%%
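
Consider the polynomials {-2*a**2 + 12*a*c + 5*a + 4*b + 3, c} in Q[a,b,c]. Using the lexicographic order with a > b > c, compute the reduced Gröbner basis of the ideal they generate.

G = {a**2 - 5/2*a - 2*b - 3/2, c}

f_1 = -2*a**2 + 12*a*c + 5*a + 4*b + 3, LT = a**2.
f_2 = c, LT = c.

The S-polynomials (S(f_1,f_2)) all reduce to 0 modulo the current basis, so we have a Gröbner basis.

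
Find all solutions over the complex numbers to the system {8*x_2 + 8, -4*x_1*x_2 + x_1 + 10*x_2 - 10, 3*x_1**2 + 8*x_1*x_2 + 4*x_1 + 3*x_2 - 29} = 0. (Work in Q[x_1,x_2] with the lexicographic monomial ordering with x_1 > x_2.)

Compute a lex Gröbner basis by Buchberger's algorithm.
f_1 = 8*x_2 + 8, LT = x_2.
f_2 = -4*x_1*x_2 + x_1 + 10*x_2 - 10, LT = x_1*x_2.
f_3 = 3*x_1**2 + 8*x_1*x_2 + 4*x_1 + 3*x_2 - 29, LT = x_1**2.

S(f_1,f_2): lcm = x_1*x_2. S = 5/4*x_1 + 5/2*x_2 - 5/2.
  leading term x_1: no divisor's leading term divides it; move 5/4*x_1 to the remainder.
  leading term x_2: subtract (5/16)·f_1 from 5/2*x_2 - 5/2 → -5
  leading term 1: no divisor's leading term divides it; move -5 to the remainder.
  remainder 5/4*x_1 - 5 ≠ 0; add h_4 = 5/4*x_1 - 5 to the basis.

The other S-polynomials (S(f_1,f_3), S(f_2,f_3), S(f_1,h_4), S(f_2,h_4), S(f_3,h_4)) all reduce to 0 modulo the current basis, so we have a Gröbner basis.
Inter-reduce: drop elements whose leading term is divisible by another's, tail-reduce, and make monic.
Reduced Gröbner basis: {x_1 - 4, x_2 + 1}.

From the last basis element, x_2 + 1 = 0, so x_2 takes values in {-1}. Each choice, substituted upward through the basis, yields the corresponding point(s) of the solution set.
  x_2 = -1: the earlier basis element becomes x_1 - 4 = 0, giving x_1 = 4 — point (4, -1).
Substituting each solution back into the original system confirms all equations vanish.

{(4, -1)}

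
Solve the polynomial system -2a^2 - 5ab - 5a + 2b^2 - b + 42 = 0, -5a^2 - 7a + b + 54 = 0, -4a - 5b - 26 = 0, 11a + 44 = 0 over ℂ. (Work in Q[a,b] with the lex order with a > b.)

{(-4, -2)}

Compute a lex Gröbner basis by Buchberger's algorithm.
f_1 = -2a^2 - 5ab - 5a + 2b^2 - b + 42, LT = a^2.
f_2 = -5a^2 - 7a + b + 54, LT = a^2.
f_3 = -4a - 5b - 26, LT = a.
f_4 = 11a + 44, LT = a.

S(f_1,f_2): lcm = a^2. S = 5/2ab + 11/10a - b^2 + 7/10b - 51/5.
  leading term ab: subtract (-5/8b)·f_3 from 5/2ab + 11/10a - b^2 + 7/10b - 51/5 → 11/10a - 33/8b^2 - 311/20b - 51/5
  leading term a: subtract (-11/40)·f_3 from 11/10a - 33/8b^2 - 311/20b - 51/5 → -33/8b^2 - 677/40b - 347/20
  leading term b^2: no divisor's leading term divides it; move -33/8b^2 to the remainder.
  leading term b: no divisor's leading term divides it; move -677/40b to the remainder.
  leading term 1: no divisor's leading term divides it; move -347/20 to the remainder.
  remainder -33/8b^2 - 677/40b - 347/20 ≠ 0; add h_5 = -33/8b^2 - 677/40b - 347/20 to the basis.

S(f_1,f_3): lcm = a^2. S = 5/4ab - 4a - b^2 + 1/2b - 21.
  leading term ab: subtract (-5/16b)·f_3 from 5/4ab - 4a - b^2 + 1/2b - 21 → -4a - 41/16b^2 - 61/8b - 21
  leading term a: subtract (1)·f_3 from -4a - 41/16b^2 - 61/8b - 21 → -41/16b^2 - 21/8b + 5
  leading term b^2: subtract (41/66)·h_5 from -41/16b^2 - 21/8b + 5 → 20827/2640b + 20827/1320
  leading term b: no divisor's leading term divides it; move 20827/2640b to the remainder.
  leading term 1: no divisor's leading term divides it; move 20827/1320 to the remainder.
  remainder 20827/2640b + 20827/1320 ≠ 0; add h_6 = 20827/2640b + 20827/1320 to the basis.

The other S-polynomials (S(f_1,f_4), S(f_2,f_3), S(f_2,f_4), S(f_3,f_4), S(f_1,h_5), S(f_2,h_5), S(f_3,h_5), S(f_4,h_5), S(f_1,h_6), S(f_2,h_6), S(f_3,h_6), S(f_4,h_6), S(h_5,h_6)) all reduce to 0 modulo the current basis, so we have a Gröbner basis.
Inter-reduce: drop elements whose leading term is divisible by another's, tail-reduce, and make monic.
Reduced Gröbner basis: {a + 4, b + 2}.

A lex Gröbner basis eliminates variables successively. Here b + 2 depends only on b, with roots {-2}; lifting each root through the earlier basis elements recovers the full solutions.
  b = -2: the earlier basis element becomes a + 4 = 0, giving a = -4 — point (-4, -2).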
%%
* **Directions for this task**: Write down the entire listing above verbatim.

* **Completed task**:
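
Consider the polynomials {-2*a**2 + 12*a*c + 5*a + 4*b + 3, c} in Q[a,b,c]. Using the lexicographic order with a > b > c, compute the reduced Gröbner basis of the ideal they generate.

G = {a**2 - 5/2*a - 2*b - 3/2, c}

f_1 = -2*a**2 + 12*a*c + 5*a + 4*b + 3, LT = a**2.
f_2 = c, LT = c.

The S-polynomials (S(f_1,f_2)) all reduce to 0 modulo the current basis, so we have a Gröbner basis.

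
Find all solutions over the complex numbers to the system {8*x_2 + 8, -4*x_1*x_2 + x_1 + 10*x_2 - 10, 3*x_1**2 + 8*x_1*x_2 + 4*x_1 + 3*x_2 - 29} = 0. (Work in Q[x_1,x_2] with the lexicographic monomial ordering with x_1 > x_2.)

Compute a lex Gröbner basis by Buchberger's algorithm.
f_1 = 8*x_2 + 8, LT = x_2.
f_2 = -4*x_1*x_2 + x_1 + 10*x_2 - 10, LT = x_1*x_2.
f_3 = 3*x_1**2 + 8*x_1*x_2 + 4*x_1 + 3*x_2 - 29, LT = x_1**2.

S(f_1,f_2): lcm = x_1*x_2. S = 5/4*x_1 + 5/2*x_2 - 5/2.
  leading term x_1: no divisor's leading term divides it; move 5/4*x_1 to the remainder.
  leading term x_2: subtract (5/16)·f_1 from 5/2*x_2 - 5/2 → -5
  leading term 1: no divisor's leading term divides it; move -5 to the remainder.
  remainder 5/4*x_1 - 5 ≠ 0; add h_4 = 5/4*x_1 - 5 to the basis.

The other S-polynomials (S(f_1,f_3), S(f_2,f_3), S(f_1,h_4), S(f_2,h_4), S(f_3,h_4)) all reduce to 0 modulo the current basis, so we have a Gröbner basis.
Inter-reduce: drop elements whose leading term is divisible by another's, tail-reduce, and make monic.
Reduced Gröbner basis: {x_1 - 4, x_2 + 1}.

From the last basis element, x_2 + 1 = 0, so x_2 takes values in {-1}. Each choice, substituted upward through the basis, yields the corresponding point(s) of the solution set.
  x_2 = -1: the earlier basis element becomes x_1 - 4 = 0, giving x_1 = 4 — point (4, -1).
Substituting each solution back into the original system confirms all equations vanish.

{(4, -1)}

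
Solve the polynomial system -2a^2 - 5ab - 5a + 2b^2 - b + 42 = 0, -5a^2 - 7a + b + 54 = 0, -4a - 5b - 26 = 0, 11a + 44 = 0 over ℂ. (Work in Q[a,b] with the lex order with a > b.)

{(-4, -2)}

Compute a lex Gröbner basis by Buchberger's algorithm.
f_1 = -2a^2 - 5ab - 5a + 2b^2 - b + 42, LT = a^2.
f_2 = -5a^2 - 7a + b + 54, LT = a^2.
f_3 = -4a - 5b - 26, LT = a.
f_4 = 11a + 44, LT = a.

S(f_1,f_2): lcm = a^2. S = 5/2ab + 11/10a - b^2 + 7/10b - 51/5.
  leading term ab: subtract (-5/8b)·f_3 from 5/2ab + 11/10a - b^2 + 7/10b - 51/5 → 11/10a - 33/8b^2 - 311/20b - 51/5
  leading term a: subtract (-11/40)·f_3 from 11/10a - 33/8b^2 - 311/20b - 51/5 → -33/8b^2 - 677/40b - 347/20
  leading term b^2: no divisor's leading term divides it; move -33/8b^2 to the remainder.
  leading term b: no divisor's leading term divides it; move -677/40b to the remainder.
  leading term 1: no divisor's leading term divides it; move -347/20 to the remainder.
  remainder -33/8b^2 - 677/40b - 347/20 ≠ 0; add h_5 = -33/8b^2 - 677/40b - 347/20 to the basis.

S(f_1,f_3): lcm = a^2. S = 5/4ab - 4a - b^2 + 1/2b - 21.
  leading term ab: subtract (-5/16b)·f_3 from 5/4ab - 4a - b^2 + 1/2b - 21 → -4a - 41/16b^2 - 61/8b - 21
  leading term a: subtract (1)·f_3 from -4a - 41/16b^2 - 61/8b - 21 → -41/16b^2 - 21/8b + 5
  leading term b^2: subtract (41/66)·h_5 from -41/16b^2 - 21/8b + 5 → 20827/2640b + 20827/1320
  leading term b: no divisor's leading term divides it; move 20827/2640b to the remainder.
  leading term 1: no divisor's leading term divides it; move 20827/1320 to the remainder.
  remainder 20827/2640b + 20827/1320 ≠ 0; add h_6 = 20827/2640b + 20827/1320 to the basis.

The other S-polynomials (S(f_1,f_4), S(f_2,f_3), S(f_2,f_4), S(f_3,f_4), S(f_1,h_5), S(f_2,h_5), S(f_3,h_5), S(f_4,h_5), S(f_1,h_6), S(f_2,h_6), S(f_3,h_6), S(f_4,h_6), S(h_5,h_6)) all reduce to 0 modulo the current basis, so we have a Gröbner basis.
Inter-reduce: drop elements whose leading term is divisible by another's, tail-reduce, and make monic.
Reduced Gröbner basis: {a + 4, b + 2}.

A lex Gröbner basis eliminates variables successively. Here b + 2 depends only on b, with roots {-2}; lifting each root through the earlier basis elements recovers the full solutions.
  b = -2: the earlier basis element becomes a + 4 = 0, giving a = -4 — point (-4, -2).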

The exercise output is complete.